DATA FOR ANALYSIS
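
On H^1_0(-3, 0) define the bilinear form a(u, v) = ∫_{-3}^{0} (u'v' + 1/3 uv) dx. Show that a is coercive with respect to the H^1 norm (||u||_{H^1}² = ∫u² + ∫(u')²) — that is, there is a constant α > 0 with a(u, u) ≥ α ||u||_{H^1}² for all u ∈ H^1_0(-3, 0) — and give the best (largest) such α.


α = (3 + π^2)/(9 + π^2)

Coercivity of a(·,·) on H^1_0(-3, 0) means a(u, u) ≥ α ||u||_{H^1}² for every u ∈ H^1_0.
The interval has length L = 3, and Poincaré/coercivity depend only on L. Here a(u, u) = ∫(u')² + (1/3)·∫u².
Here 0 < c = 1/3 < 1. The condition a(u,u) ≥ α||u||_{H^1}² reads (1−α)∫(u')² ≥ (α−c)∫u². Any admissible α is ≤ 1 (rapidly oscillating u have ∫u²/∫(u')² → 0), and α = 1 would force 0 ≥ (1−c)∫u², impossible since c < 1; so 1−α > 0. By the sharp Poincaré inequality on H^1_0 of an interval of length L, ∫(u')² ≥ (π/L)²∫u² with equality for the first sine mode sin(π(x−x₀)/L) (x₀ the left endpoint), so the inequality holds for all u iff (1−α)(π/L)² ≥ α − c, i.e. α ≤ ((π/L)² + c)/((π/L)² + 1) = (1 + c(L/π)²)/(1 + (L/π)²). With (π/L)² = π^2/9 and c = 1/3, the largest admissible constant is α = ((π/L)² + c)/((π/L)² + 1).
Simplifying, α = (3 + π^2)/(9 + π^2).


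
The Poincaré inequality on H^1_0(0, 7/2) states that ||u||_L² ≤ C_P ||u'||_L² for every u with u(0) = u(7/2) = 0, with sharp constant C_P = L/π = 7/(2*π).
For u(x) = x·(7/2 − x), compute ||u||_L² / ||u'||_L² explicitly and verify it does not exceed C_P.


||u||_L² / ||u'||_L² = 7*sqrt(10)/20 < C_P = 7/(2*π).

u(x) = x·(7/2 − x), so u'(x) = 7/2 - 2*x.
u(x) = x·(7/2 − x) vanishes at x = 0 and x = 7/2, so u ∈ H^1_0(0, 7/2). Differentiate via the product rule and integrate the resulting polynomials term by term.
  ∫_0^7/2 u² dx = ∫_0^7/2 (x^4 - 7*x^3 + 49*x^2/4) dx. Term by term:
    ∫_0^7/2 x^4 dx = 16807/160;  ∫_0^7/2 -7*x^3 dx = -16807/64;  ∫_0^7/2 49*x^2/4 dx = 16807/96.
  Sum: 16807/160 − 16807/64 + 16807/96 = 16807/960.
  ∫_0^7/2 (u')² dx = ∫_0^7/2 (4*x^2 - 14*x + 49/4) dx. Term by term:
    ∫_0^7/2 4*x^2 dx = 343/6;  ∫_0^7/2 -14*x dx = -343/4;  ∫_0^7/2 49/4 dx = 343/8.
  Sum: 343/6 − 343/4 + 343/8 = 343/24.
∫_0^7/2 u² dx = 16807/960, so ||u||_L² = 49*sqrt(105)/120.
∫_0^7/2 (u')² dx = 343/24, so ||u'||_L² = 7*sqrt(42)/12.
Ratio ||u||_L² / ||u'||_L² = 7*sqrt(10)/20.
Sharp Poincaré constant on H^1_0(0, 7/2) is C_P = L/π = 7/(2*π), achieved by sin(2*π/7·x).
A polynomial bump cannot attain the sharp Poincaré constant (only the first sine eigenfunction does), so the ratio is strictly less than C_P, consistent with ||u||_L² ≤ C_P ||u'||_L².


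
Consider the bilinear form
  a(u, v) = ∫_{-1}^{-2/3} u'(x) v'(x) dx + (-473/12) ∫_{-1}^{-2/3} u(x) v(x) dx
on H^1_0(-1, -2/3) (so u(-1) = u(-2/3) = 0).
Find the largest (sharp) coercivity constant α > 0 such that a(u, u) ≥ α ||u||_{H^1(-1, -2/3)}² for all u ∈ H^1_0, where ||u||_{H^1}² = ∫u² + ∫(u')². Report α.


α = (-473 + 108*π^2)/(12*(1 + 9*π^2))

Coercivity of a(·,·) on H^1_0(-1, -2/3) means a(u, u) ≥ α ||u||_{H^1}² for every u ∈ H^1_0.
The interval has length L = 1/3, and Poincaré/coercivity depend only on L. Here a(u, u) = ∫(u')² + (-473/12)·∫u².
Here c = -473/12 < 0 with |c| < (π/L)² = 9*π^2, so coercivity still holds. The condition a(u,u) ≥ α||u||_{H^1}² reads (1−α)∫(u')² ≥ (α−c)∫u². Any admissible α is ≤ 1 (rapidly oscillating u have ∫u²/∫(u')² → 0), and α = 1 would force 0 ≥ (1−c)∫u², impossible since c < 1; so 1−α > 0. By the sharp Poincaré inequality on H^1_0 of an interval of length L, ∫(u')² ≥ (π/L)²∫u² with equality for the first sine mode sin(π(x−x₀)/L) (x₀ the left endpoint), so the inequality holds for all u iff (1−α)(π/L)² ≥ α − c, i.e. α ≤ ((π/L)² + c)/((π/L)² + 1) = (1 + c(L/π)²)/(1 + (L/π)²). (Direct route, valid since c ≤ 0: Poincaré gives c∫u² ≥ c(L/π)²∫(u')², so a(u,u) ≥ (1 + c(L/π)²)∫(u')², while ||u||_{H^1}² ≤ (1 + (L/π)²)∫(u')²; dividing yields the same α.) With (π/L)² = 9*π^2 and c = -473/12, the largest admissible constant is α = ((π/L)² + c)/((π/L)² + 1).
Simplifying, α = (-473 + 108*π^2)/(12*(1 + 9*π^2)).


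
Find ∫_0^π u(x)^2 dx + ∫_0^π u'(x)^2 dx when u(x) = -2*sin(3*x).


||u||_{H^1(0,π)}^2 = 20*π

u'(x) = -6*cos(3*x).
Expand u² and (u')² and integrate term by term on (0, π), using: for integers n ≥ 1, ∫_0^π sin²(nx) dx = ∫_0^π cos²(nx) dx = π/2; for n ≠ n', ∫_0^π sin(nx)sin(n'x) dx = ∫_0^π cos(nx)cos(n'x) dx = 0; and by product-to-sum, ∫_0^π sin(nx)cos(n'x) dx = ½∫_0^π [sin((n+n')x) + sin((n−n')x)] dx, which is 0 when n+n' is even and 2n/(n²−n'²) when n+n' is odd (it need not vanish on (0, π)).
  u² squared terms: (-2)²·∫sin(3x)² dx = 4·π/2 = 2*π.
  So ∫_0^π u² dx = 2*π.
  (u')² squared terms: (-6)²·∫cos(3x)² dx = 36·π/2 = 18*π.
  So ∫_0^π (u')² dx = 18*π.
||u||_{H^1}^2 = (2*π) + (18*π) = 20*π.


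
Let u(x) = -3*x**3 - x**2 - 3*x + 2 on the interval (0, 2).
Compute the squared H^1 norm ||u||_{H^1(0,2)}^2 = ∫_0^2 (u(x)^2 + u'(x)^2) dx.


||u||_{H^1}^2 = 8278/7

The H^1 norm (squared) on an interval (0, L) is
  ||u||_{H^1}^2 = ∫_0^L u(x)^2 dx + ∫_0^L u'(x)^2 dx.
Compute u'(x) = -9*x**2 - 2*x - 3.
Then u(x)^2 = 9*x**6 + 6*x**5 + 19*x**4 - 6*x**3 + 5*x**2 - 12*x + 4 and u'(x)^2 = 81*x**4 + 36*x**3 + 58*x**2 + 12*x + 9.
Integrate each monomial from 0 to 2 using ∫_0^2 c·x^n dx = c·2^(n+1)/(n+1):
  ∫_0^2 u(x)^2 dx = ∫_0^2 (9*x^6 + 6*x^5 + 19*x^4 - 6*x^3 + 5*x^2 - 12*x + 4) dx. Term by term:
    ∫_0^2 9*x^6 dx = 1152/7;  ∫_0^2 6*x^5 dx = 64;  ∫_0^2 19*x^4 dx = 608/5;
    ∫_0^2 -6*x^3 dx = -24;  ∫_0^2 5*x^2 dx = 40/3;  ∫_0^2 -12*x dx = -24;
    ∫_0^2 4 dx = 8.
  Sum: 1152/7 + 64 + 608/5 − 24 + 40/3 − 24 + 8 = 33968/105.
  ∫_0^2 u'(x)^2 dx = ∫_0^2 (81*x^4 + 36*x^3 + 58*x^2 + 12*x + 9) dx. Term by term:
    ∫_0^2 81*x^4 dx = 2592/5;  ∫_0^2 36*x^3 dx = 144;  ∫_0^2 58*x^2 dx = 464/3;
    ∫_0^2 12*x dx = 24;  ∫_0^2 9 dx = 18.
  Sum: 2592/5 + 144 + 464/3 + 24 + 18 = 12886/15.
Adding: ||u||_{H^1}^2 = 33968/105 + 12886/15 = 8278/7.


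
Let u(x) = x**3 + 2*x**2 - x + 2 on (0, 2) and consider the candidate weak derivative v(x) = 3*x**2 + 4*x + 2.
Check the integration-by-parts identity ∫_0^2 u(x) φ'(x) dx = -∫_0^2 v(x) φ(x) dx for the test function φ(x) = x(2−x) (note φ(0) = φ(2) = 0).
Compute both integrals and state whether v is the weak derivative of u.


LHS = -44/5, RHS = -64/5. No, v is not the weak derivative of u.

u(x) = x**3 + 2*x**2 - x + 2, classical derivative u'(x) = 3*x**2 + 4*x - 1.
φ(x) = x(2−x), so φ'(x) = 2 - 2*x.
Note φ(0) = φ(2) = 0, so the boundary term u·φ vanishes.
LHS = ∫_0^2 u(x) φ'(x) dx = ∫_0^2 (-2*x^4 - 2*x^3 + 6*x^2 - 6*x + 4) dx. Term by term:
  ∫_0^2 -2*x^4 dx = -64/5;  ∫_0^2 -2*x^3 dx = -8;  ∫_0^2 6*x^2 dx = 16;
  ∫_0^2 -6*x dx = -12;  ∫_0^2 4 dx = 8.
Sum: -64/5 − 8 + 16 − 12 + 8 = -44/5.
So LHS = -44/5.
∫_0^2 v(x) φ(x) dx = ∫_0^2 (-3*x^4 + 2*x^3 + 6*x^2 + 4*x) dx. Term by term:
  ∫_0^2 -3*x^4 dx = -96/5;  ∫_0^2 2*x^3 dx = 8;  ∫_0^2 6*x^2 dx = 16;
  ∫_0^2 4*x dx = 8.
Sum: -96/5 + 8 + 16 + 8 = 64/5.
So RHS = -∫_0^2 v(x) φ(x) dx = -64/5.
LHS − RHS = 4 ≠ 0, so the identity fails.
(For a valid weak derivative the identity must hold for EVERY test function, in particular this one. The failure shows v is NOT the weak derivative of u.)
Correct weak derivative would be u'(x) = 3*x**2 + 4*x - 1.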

TASK PROMPT
With the line that has "Find ∫_0^π u(x)^2" as the first and the line that has "Let u(x) = x**3" as the last, repeat exactly that run of lines above and no more.

SOLUTION FOR THIS PROBLEM
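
Find ∫_0^π u(x)^2 dx + ∫_0^π u'(x)^2 dx when u(x) = -2*sin(3*x).


||u||_{H^1(0,π)}^2 = 20*π

u'(x) = -6*cos(3*x).
Expand u² and (u')² and integrate term by term on (0, π), using: for integers n ≥ 1, ∫_0^π sin²(nx) dx = ∫_0^π cos²(nx) dx = π/2; for n ≠ n', ∫_0^π sin(nx)sin(n'x) dx = ∫_0^π cos(nx)cos(n'x) dx = 0; and by product-to-sum, ∫_0^π sin(nx)cos(n'x) dx = ½∫_0^π [sin((n+n')x) + sin((n−n')x)] dx, which is 0 when n+n' is even and 2n/(n²−n'²) when n+n' is odd (it need not vanish on (0, π)).
  u² squared terms: (-2)²·∫sin(3x)² dx = 4·π/2 = 2*π.
  So ∫_0^π u² dx = 2*π.
  (u')² squared terms: (-6)²·∫cos(3x)² dx = 36·π/2 = 18*π.
  So ∫_0^π (u')² dx = 18*π.
||u||_{H^1}^2 = (2*π) + (18*π) = 20*π.


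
Let u(x) = -3*x**3 - x**2 - 3*x + 2 on the interval (0, 2).
Compute the squared H^1 norm ||u||_{H^1(0,2)}^2 = ∫_0^2 (u(x)^2 + u'(x)^2) dx.


||u||_{H^1}^2 = 8278/7

The H^1 norm (squared) on an interval (0, L) is
  ||u||_{H^1}^2 = ∫_0^L u(x)^2 dx + ∫_0^L u'(x)^2 dx.
Compute u'(x) = -9*x**2 - 2*x - 3.
Then u(x)^2 = 9*x**6 + 6*x**5 + 19*x**4 - 6*x**3 + 5*x**2 - 12*x + 4 and u'(x)^2 = 81*x**4 + 36*x**3 + 58*x**2 + 12*x + 9.
Integrate each monomial from 0 to 2 using ∫_0^2 c·x^n dx = c·2^(n+1)/(n+1):
  ∫_0^2 u(x)^2 dx = ∫_0^2 (9*x^6 + 6*x^5 + 19*x^4 - 6*x^3 + 5*x^2 - 12*x + 4) dx. Term by term:
    ∫_0^2 9*x^6 dx = 1152/7;  ∫_0^2 6*x^5 dx = 64;  ∫_0^2 19*x^4 dx = 608/5;
    ∫_0^2 -6*x^3 dx = -24;  ∫_0^2 5*x^2 dx = 40/3;  ∫_0^2 -12*x dx = -24;
    ∫_0^2 4 dx = 8.
  Sum: 1152/7 + 64 + 608/5 − 24 + 40/3 − 24 + 8 = 33968/105.
  ∫_0^2 u'(x)^2 dx = ∫_0^2 (81*x^4 + 36*x^3 + 58*x^2 + 12*x + 9) dx. Term by term:
    ∫_0^2 81*x^4 dx = 2592/5;  ∫_0^2 36*x^3 dx = 144;  ∫_0^2 58*x^2 dx = 464/3;
    ∫_0^2 12*x dx = 24;  ∫_0^2 9 dx = 18.
  Sum: 2592/5 + 144 + 464/3 + 24 + 18 = 12886/15.
Adding: ||u||_{H^1}^2 = 33968/105 + 12886/15 = 8278/7.


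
Let u(x) = x**3 + 2*x**2 - x + 2 on (0, 2) and consider the candidate weak derivative v(x) = 3*x**2 + 4*x + 2.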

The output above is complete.